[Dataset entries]
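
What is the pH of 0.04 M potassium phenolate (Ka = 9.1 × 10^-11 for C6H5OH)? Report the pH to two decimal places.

C6H5O- is the conjugate base of the weak acid C6H5OH.
Kb = Kw/Ka = 1.0×10^-14 / 9.1 × 10^-11 = 1.10 × 10^-4
Kb = [OH-]²/(0.04 − [OH-]) = 1.10 × 10^-4
Here C₀/Kb ≈ 364, so the small-[OH-] approximation fails. Use the quadratic:
[OH-] = [−0.00011 + √(0.00011² + 1.76e-05)]/2 = 2.04 × 10^-3 M
pOH = −log(2.04 × 10^-3) = 2.69; pH = 14.00 − 2.69 = 11.31

pH = 11.31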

EXERCISE REQUIREMENTS: Take the lines above and print them exactly.

SOLUTION TO THIS EXERCISE:
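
What is the pH of 0.04 M potassium phenolate (Ka = 9.1 × 10^-11 for C6H5OH)? Report the pH to two decimal places.

C6H5O- is the conjugate base of the weak acid C6H5OH.
Kb = Kw/Ka = 1.0×10^-14 / 9.1 × 10^-11 = 1.10 × 10^-4
Kb = [OH-]²/(0.04 − [OH-]) = 1.10 × 10^-4
Here C₀/Kb ≈ 364, so the small-[OH-] approximation fails. Use the quadratic:
[OH-] = [−0.00011 + √(0.00011² + 1.76e-05)]/2 = 2.04 × 10^-3 M
pOH = −log(2.04 × 10^-3) = 2.69; pH = 14.00 − 2.69 = 11.31

pH = 11.31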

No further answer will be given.